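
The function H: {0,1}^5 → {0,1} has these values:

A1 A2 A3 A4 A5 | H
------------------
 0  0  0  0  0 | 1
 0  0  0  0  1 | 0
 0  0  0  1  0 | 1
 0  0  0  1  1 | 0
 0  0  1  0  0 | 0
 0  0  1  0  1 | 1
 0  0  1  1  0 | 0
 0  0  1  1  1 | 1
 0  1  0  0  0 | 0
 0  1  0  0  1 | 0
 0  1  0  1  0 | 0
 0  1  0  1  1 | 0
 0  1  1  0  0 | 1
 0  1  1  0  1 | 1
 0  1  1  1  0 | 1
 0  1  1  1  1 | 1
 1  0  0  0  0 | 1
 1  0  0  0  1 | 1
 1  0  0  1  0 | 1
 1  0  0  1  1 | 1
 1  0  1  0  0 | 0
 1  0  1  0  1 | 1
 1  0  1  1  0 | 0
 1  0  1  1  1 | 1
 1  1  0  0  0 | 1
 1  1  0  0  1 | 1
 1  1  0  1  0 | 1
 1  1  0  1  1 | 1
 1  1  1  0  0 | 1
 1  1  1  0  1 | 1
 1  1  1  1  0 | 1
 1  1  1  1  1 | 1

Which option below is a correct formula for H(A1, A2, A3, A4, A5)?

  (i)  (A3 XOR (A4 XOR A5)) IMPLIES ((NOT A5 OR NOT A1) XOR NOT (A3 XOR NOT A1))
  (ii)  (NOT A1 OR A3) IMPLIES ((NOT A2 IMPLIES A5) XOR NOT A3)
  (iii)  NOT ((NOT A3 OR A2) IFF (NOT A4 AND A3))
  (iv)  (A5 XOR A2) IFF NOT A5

ii

(i) disagrees with H on (0,0,0,0,1) (formula → 1, table → 0); rule it out.
(iii) disagrees with H on (0,0,0,0,1) (formula → 1, table → 0); rule it out.
(iv) disagrees with H on (0,0,0,0,0) (formula → 0, table → 1); rule it out.
Only (ii) survives; checking it on all 32 rows confirms it matches H.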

> DIRECTIONS: Look through the listing above and copy each line with the word "IMPLIES" in it.

> ANSWER SECTION:
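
  (i)  (A3 XOR (A4 XOR A5)) IMPLIES ((NOT A5 OR NOT A1) XOR NOT (A3 XOR NOT A1))
  (ii)  (NOT A1 OR A3) IMPLIES ((NOT A2 IMPLIES A5) XOR NOT A3)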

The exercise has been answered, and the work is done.